DIRECTIONS.
Only an exact repetition of the entries counts as an answer.

[Extracted data entries]
/---

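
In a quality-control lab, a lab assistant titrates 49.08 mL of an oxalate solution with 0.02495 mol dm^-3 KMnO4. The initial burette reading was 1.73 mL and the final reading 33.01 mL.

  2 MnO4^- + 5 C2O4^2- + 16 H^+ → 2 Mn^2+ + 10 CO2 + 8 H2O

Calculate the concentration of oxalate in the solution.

n(KMnO4) = 0.03128 L × 0.02495 mol/L = 7.804 × 10^-4 mol
From the 5:2 mole ratio, n(C2O4^2-) = 5/2 × 7.804 × 10^-4 = 1.951 × 10^-3 mol
[C2O4^2-] = 1.951 × 10^-3 mol / 0.04908 L = 0.03975 mol/L

0.03975 mol/L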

\---

SOLVED PROBLEM.
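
In a quality-control lab, a lab assistant titrates 49.08 mL of an oxalate solution with 0.02495 mol dm^-3 KMnO4. The initial burette reading was 1.73 mL and the final reading 33.01 mL.

  2 MnO4^- + 5 C2O4^2- + 16 H^+ → 2 Mn^2+ + 10 CO2 + 8 H2O

Calculate the concentration of oxalate in the solution.

n(KMnO4) = 0.03128 L × 0.02495 mol/L = 7.804 × 10^-4 mol
From the 5:2 mole ratio, n(C2O4^2-) = 5/2 × 7.804 × 10^-4 = 1.951 × 10^-3 mol
[C2O4^2-] = 1.951 × 10^-3 mol / 0.04908 L = 0.03975 mol/L

0.03975 mol/L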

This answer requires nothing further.